→ **WHAT TO PRODUCE**
A word-for-word restatement of every entry is what is needed here.

[Items from a dataset]
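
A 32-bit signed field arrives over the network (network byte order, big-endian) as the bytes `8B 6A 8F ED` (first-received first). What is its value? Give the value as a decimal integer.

In big-endian order the high byte comes first in memory.
The bytes are already most-significant first: 0x8B6A8FED.
Top bit is set, so as a signed 32-bit value this is 0x8B6A8FED − 2^32 = -1955950611.

-1955950611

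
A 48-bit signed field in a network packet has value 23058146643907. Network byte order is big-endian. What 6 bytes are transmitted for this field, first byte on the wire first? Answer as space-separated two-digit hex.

14 F8 A4 A3 CF C3

23058146643907 in hexadecimal, padded to 48 bits, is 0x14F8A4A3CFC3.
Split into bytes (most-significant first): 14 F8 A4 A3 CF C3.
Big-endian: lowest address holds the most-significant byte.
So the memory order matches the most-significant-first order: 14 F8 A4 A3 CF C3.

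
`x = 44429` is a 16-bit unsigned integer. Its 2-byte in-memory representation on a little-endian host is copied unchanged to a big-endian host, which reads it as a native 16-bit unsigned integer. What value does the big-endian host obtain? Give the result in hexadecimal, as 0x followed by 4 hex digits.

44429 in 16-bit hexadecimal is 0xAD8D.
Stored little-endian, the bytes at ascending addresses are 8D AD.
Read back as big-endian, the last byte is least significant, giving 0x8DAD.

0x8DAD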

→ **OUTPUT**
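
A 32-bit signed field arrives over the network (network byte order, big-endian) as the bytes `8B 6A 8F ED` (first-received first). What is its value? Give the value as a decimal integer.

In big-endian order the high byte comes first in memory.
The bytes are already most-significant first: 0x8B6A8FED.
Top bit is set, so as a signed 32-bit value this is 0x8B6A8FED − 2^32 = -1955950611.

-1955950611

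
A 48-bit signed field in a network packet has value 23058146643907. Network byte order is big-endian. What 6 bytes are transmitted for this field, first byte on the wire first? Answer as space-separated two-digit hex.

14 F8 A4 A3 CF C3

23058146643907 in hexadecimal, padded to 48 bits, is 0x14F8A4A3CFC3.
Split into bytes (most-significant first): 14 F8 A4 A3 CF C3.
Big-endian: lowest address holds the most-significant byte.
So the memory order matches the most-significant-first order: 14 F8 A4 A3 CF C3.

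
`x = 44429` is a 16-bit unsigned integer. Its 2-byte in-memory representation on a little-endian host is copied unchanged to a big-endian host, which reads it as a native 16-bit unsigned integer. What value does the big-endian host obtain? Give the result in hexadecimal, as 0x followed by 4 hex digits.

44429 in 16-bit hexadecimal is 0xAD8D.
Stored little-endian, the bytes at ascending addresses are 8D AD.
Read back as big-endian, the last byte is least significant, giving 0x8DAD.

0x8DAD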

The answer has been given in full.